┌────────

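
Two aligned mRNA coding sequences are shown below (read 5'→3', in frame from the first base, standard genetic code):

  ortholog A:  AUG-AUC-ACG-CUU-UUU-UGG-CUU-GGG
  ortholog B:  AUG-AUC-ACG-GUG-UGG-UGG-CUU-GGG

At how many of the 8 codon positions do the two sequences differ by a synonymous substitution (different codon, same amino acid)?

Codon 1: AUG Met / AUG Met — identical.
Codon 2: AUC Ile / AUC Ile — identical.
Codon 3: ACG Thr / ACG Thr — identical.
Codon 4: CUU Leu / GUG Val — nonsynonymous.
Codon 5: UUU Phe / UGG Trp — nonsynonymous.
Codon 6: UGG Trp / UGG Trp — identical.
Codon 7: CUU Leu / CUU Leu — identical.
Codon 8: GGG Gly / GGG Gly — identical.
Synonymous differences: 0.

0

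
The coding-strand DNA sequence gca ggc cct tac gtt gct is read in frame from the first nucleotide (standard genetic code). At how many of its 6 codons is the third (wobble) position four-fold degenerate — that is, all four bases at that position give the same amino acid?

Codon 1 GCA (Ala): third position 4-fold.
Codon 2 GGC (Gly): third position 4-fold.
Codon 3 CCT (Pro): third position 4-fold.
Codon 4 TAC (Tyr): third position 2-fold.
Codon 5 GTT (Val): third position 4-fold.
Codon 6 GCT (Ala): third position 4-fold.
Four-fold degenerate third positions: 5.

5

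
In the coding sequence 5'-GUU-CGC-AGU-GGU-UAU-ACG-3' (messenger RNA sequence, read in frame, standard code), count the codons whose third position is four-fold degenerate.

Codon 1 GUU (Val): third position 4-fold.
Codon 2 CGC (Arg): third position 4-fold.
Codon 3 AGU (Ser): third position 2-fold.
Codon 4 GGU (Gly): third position 4-fold.
Codon 5 UAU (Tyr): third position 2-fold.
Codon 6 ACG (Thr): third position 4-fold.
Four-fold degenerate third positions: 4.

4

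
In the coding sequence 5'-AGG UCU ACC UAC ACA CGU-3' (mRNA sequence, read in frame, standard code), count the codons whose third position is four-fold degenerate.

4

Codon 1 AGG (Arg): third position 2-fold.
Codon 2 UCU (Ser): third position 4-fold.
Codon 3 ACC (Thr): third position 4-fold.
Codon 4 UAC (Tyr): third position 2-fold.
Codon 5 ACA (Thr): third position 4-fold.
Codon 6 CGU (Arg): third position 4-fold.
Four-fold degenerate third positions: 4.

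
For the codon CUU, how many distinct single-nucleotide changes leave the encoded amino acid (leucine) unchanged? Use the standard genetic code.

3

Position 1: none → 0 synonymous.
Position 2: none → 0 synonymous.
Position 3: CUC, CUA, CUG → 3 synonymous.
Total: 0 + 0 + 3 = 3.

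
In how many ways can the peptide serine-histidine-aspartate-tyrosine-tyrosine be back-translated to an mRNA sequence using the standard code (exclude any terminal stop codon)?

96

Ser: 6 codons.
His: 2 codons.
Asp: 2 codons.
Tyr: 2 codons.
Tyr: 2 codons.
6 × 2 × 2 × 2 × 2 = 96.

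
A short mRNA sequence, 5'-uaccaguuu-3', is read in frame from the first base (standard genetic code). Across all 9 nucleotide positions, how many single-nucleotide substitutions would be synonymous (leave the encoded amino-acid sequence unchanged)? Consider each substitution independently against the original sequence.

3

Codon 1 (UAC, Tyr): 1 synonymous substitution.
Codon 2 (CAG, Gln): 1 synonymous substitution.
Codon 3 (UUU, Phe): 1 synonymous substitution.
Total: 1 + 1 + 1 = 3.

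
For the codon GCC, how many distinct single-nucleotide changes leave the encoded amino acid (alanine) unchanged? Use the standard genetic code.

3

Position 1: none → 0 synonymous.
Position 2: none → 0 synonymous.
Position 3: GCT, GCA, GCG → 3 synonymous.
Total: 0 + 0 + 3 = 3.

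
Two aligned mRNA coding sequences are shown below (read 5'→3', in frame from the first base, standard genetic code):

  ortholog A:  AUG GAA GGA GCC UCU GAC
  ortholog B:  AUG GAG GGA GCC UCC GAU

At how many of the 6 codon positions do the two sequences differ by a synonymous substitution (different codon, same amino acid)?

Codon 1: AUG Met / AUG Met — identical.
Codon 2: GAA Glu / GAG Glu — synonymous.
Codon 3: GGA Gly / GGA Gly — identical.
Codon 4: GCC Ala / GCC Ala — identical.
Codon 5: UCU Ser / UCC Ser — synonymous.
Codon 6: GAC Asp / GAU Asp — synonymous.
Synonymous differences: 3.

3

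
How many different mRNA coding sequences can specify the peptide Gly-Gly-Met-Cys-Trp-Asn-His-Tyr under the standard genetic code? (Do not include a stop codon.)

Gly: 4 codons.
Gly: 4 codons.
Met: 1 codon.
Cys: 2 codons.
Trp: 1 codon.
Asn: 2 codons.
His: 2 codons.
Tyr: 2 codons.
4 × 4 × 1 × 2 × 1 × 2 × 2 × 2 = 256.

256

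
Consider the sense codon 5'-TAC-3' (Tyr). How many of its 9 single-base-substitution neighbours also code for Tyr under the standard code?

1

Position 1: none → 0 synonymous.
Position 2: none → 0 synonymous.
Position 3: TAT → 1 synonymous.
Total: 0 + 0 + 1 = 1.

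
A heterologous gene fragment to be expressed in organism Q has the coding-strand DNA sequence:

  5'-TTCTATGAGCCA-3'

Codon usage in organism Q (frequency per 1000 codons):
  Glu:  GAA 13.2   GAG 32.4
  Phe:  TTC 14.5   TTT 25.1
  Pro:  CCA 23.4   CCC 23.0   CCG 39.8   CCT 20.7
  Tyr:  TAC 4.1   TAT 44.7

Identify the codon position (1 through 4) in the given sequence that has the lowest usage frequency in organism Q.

1

Codon 1 TTC (Phe): 14.5 per 1000.
Codon 2 TAT (Tyr): 44.7 per 1000.
Codon 3 GAG (Glu): 32.4 per 1000.
Codon 4 CCA (Pro): 23.4 per 1000.
Lowest frequency is 14.5 at codon 1.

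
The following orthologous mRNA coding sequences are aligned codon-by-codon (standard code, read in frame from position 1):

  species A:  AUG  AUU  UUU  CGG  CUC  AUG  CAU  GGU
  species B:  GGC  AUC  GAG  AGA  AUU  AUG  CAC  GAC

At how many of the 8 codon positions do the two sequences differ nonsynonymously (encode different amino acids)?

Codon 1: AUG Met / GGC Gly — nonsynonymous.
Codon 2: AUU Ile / AUC Ile — synonymous.
Codon 3: UUU Phe / GAG Glu — nonsynonymous.
Codon 4: CGG Arg / AGA Arg — synonymous.
Codon 5: CUC Leu / AUU Ile — nonsynonymous.
Codon 6: AUG Met / AUG Met — identical.
Codon 7: CAU His / CAC His — synonymous.
Codon 8: GGU Gly / GAC Asp — nonsynonymous.
Nonsynonymous differences: 4.

4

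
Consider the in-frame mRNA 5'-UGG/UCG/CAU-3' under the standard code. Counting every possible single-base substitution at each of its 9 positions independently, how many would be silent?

Codon 1 (UGG, Trp): 0 synonymous substitutions.
Codon 2 (UCG, Ser): 3 synonymous substitutions.
Codon 3 (CAU, His): 1 synonymous substitution.
Total: 0 + 3 + 1 = 4.

4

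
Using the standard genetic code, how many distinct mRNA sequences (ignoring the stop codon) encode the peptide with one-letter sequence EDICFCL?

Glu: 2 codons.
Asp: 2 codons.
Ile: 3 codons.
Cys: 2 codons.
Phe: 2 codons.
Cys: 2 codons.
Leu: 6 codons.
2 × 2 × 3 × 2 × 2 × 2 × 6 = 576.

576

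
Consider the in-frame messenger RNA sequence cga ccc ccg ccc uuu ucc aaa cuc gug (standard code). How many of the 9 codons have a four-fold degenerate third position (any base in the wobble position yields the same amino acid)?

Codon 1 CGA (Arg): third position 4-fold.
Codon 2 CCC (Pro): third position 4-fold.
Codon 3 CCG (Pro): third position 4-fold.
Codon 4 CCC (Pro): third position 4-fold.
Codon 5 UUU (Phe): third position 2-fold.
Codon 6 UCC (Ser): third position 4-fold.
Codon 7 AAA (Lys): third position 2-fold.
Codon 8 CUC (Leu): third position 4-fold.
Codon 9 GUG (Val): third position 4-fold.
Four-fold degenerate third positions: 7.

7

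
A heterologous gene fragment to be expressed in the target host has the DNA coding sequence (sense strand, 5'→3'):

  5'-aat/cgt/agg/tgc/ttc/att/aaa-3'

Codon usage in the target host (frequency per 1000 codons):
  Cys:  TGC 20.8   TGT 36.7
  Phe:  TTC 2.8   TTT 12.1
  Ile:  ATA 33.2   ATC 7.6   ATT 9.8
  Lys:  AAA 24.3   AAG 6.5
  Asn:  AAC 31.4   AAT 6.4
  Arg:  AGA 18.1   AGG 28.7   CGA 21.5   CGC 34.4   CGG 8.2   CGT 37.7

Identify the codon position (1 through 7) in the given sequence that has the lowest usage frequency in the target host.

5

Codon 1 AAT (Asn): 6.4 per 1000.
Codon 2 CGT (Arg): 37.7 per 1000.
Codon 3 AGG (Arg): 28.7 per 1000.
Codon 4 TGC (Cys): 20.8 per 1000.
Codon 5 TTC (Phe): 2.8 per 1000.
Codon 6 ATT (Ile): 9.8 per 1000.
Codon 7 AAA (Lys): 24.3 per 1000.
Lowest frequency is 2.8 at codon 5.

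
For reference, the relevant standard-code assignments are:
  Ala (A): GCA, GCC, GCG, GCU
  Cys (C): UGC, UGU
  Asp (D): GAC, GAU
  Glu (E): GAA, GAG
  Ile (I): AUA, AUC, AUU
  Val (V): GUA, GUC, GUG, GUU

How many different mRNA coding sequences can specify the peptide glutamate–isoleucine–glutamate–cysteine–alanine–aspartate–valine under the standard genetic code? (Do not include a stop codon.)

Glu: 2 codons.
Ile: 3 codons.
Glu: 2 codons.
Cys: 2 codons.
Ala: 4 codons.
Asp: 2 codons.
Val: 4 codons.
2 × 3 × 2 × 2 × 4 × 2 × 4 = 768.

768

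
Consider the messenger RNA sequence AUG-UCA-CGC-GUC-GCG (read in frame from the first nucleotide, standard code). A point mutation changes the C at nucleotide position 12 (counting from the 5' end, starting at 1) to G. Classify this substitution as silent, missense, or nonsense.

silent

Position 12 falls in codon 4: GUC → Val.
After the substitution the codon is GUG → Val.
Both encode Val, so the change is synonymous.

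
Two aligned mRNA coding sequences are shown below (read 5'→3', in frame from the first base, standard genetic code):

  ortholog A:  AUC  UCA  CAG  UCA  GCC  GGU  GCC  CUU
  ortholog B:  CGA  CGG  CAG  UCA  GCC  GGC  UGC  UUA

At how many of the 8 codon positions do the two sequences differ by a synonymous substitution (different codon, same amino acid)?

2

Codon 1: AUC Ile / CGA Arg — nonsynonymous.
Codon 2: UCA Ser / CGG Arg — nonsynonymous.
Codon 3: CAG Gln / CAG Gln — identical.
Codon 4: UCA Ser / UCA Ser — identical.
Codon 5: GCC Ala / GCC Ala — identical.
Codon 6: GGU Gly / GGC Gly — synonymous.
Codon 7: GCC Ala / UGC Cys — nonsynonymous.
Codon 8: CUU Leu / UUA Leu — synonymous.
Synonymous differences: 2.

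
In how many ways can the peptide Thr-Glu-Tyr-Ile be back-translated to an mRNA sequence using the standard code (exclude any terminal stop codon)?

Thr: 4 codons.
Glu: 2 codons.
Tyr: 2 codons.
Ile: 3 codons.
4 × 2 × 2 × 3 = 48.

48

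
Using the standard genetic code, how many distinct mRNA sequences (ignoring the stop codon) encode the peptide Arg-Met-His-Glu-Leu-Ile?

Arg: 6 codons.
Met: 1 codon.
His: 2 codons.
Glu: 2 codons.
Leu: 6 codons.
Ile: 3 codons.
6 × 1 × 2 × 2 × 6 × 3 = 432.

432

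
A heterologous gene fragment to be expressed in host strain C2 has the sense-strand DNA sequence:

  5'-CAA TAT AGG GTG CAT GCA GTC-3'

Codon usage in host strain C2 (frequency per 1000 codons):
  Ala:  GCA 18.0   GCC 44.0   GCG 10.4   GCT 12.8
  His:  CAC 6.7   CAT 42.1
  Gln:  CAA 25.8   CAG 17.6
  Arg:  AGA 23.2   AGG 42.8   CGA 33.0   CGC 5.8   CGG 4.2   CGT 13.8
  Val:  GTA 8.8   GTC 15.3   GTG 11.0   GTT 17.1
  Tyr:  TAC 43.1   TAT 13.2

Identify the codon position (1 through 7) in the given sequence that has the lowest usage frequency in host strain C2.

Codon 1 CAA (Gln): 25.8 per 1000.
Codon 2 TAT (Tyr): 13.2 per 1000.
Codon 3 AGG (Arg): 42.8 per 1000.
Codon 4 GTG (Val): 11.0 per 1000.
Codon 5 CAT (His): 42.1 per 1000.
Codon 6 GCA (Ala): 18.0 per 1000.
Codon 7 GTC (Val): 15.3 per 1000.
Lowest frequency is 11.0 at codon 4.

4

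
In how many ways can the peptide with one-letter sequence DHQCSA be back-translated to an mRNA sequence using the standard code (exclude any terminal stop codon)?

Asp: 2 codons.
His: 2 codons.
Gln: 2 codons.
Cys: 2 codons.
Ser: 6 codons.
Ala: 4 codons.
2 × 2 × 2 × 2 × 6 × 4 = 384.

384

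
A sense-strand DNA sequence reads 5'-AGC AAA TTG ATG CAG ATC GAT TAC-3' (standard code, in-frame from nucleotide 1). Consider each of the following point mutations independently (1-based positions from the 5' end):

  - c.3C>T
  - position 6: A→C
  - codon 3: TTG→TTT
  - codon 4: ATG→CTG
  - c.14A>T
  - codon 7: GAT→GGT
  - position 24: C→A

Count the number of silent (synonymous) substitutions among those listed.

Codon 1: AGC (Ser) → AGT (Ser) — synonymous.
Codon 2: AAA (Lys) → AAC (Asn) — missense.
Codon 3: TTG (Leu) → TTT (Phe) — missense.
Codon 4: ATG (Met) → CTG (Leu) — missense.
Codon 5: CAG (Gln) → CTG (Leu) — missense.
Codon 7: GAT (Asp) → GGT (Gly) — missense.
Codon 8: TAC (Tyr) → TAA (Stop) — nonsense.
Synonymous: 1 of 7.

1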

└────────

*About this task*
If a line in the records above contains the string "expressed", copy that line out.

*Output below*
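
A heterologous gene fragment to be expressed in organism Q has the coding-strand DNA sequence:
A heterologous gene fragment to be expressed in the target host has the DNA coding sequence (sense strand, 5'→3'):
A heterologous gene fragment to be expressed in host strain C2 has the sense-strand DNA sequence: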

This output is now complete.